Task prompt:
The answer must be an exact reproduction of all the entries.

*** Given records Section Begins ***

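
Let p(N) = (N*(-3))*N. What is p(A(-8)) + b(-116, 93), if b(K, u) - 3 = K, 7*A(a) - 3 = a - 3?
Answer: -5729/49 ≈ -116.92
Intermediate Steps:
A(a) = a/7 (A(a) = 3/7 + (a - 3)/7 = 3/7 + (-3 + a)/7 = 3/7 + (-3/7 + a/7) = a/7)
b(K, u) = 3 + K
p(N) = -3*N**2 (p(N) = (-3*N)*N = -3*N**2)
p(A(-8)) + b(-116, 93) = -3*((1/7)*(-8))**2 + (3 - 116) = -3*(-8/7)**2 - 113 = -3*64/49 - 113 = -192/49 - 113 = -5729/49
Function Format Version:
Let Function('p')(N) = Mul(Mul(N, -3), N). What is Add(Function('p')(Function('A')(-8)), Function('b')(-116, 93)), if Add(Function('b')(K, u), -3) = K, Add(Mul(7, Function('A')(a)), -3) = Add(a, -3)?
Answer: Rational(-5729, 49) ≈ -116.92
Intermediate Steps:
Function('A')(a) = Mul(Rational(1, 7), a) (Function('A')(a) = Add(Rational(3, 7), Mul(Rational(1, 7), Add(a, -3))) = Add(Rational(3, 7), Mul(Rational(1, 7), Add(-3, a))) = Add(Rational(3, 7), Add(Rational(-3, 7), Mul(Rational(1, 7), a))) = Mul(Rational(1, 7), a))
Function('b')(K, u) = Add(3, K)
Function('p')(N) = Mul(-3, Pow(N, 2)) (Function('p')(N) = Mul(Mul(-3, N), N) = Mul(-3, Pow(N, 2)))
Add(Function('p')(Function('A')(-8)), Function('b')(-116, 93)) = Add(Mul(-3, Pow(Mul(Rational(1, 7), -8), 2)), Add(3, -116)) = Add(Mul(-3, Pow(Rational(-8, 7), 2)), -113) = Add(Mul(-3, Rational(64, 49)), -113) = Add(Rational(-192, 49), -113) = Rational(-5729, 49)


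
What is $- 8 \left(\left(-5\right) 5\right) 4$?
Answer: $800$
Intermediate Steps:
$- 8 \left(\left(-5\right) 5\right) 4 = \left(-8\right) \left(-25\right) 4 = 200 \cdot 4 = 800$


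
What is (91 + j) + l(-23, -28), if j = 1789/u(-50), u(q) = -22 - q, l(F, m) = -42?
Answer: 3161/28 ≈ 112.89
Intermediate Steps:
j = 1789/28 (j = 1789/(-22 - 1*(-50)) = 1789/(-22 + 50) = 1789/28 ≈ 63.893)
(91 + j) + l(-23, -28) = (91 + 1789/28) - 42 = 4337/28 - 42 = 3161/28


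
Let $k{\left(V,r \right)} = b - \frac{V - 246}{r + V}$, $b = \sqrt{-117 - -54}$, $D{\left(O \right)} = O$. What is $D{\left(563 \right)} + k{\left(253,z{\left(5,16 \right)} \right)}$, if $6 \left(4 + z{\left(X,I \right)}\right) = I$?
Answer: $\frac{425044}{755} + 3 i \sqrt{7} \approx 562.97 + 7.9373 i$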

*** Given records Section Ends ***

Finished exercise:
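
Let p(N) = (N*(-3))*N. What is p(A(-8)) + b(-116, 93), if b(K, u) - 3 = K, 7*A(a) - 3 = a - 3?
Answer: -5729/49 ≈ -116.92
Intermediate Steps:
A(a) = a/7 (A(a) = 3/7 + (a - 3)/7 = 3/7 + (-3 + a)/7 = 3/7 + (-3/7 + a/7) = a/7)
b(K, u) = 3 + K
p(N) = -3*N**2 (p(N) = (-3*N)*N = -3*N**2)
p(A(-8)) + b(-116, 93) = -3*((1/7)*(-8))**2 + (3 - 116) = -3*(-8/7)**2 - 113 = -3*64/49 - 113 = -192/49 - 113 = -5729/49
Function Format Version:
Let Function('p')(N) = Mul(Mul(N, -3), N). What is Add(Function('p')(Function('A')(-8)), Function('b')(-116, 93)), if Add(Function('b')(K, u), -3) = K, Add(Mul(7, Function('A')(a)), -3) = Add(a, -3)?
Answer: Rational(-5729, 49) ≈ -116.92
Intermediate Steps:
Function('A')(a) = Mul(Rational(1, 7), a) (Function('A')(a) = Add(Rational(3, 7), Mul(Rational(1, 7), Add(a, -3))) = Add(Rational(3, 7), Mul(Rational(1, 7), Add(-3, a))) = Add(Rational(3, 7), Add(Rational(-3, 7), Mul(Rational(1, 7), a))) = Mul(Rational(1, 7), a))
Function('b')(K, u) = Add(3, K)
Function('p')(N) = Mul(-3, Pow(N, 2)) (Function('p')(N) = Mul(Mul(-3, N), N) = Mul(-3, Pow(N, 2)))
Add(Function('p')(Function('A')(-8)), Function('b')(-116, 93)) = Add(Mul(-3, Pow(Mul(Rational(1, 7), -8), 2)), Add(3, -116)) = Add(Mul(-3, Pow(Rational(-8, 7), 2)), -113) = Add(Mul(-3, Rational(64, 49)), -113) = Add(Rational(-192, 49), -113) = Rational(-5729, 49)


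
What is $- 8 \left(\left(-5\right) 5\right) 4$?
Answer: $800$
Intermediate Steps:
$- 8 \left(\left(-5\right) 5\right) 4 = \left(-8\right) \left(-25\right) 4 = 200 \cdot 4 = 800$


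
What is (91 + j) + l(-23, -28), if j = 1789/u(-50), u(q) = -22 - q, l(F, m) = -42?
Answer: 3161/28 ≈ 112.89
Intermediate Steps:
j = 1789/28 (j = 1789/(-22 - 1*(-50)) = 1789/(-22 + 50) = 1789/28 ≈ 63.893)
(91 + j) + l(-23, -28) = (91 + 1789/28) - 42 = 4337/28 - 42 = 3161/28


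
Let $k{\left(V,r \right)} = b - \frac{V - 246}{r + V}$, $b = \sqrt{-117 - -54}$, $D{\left(O \right)} = O$. What is $D{\left(563 \right)} + k{\left(253,z{\left(5,16 \right)} \right)}$, if $6 \left(4 + z{\left(X,I \right)}\right) = I$?
Answer: $\frac{425044}{755} + 3 i \sqrt{7} \approx 562.97 + 7.9373 i$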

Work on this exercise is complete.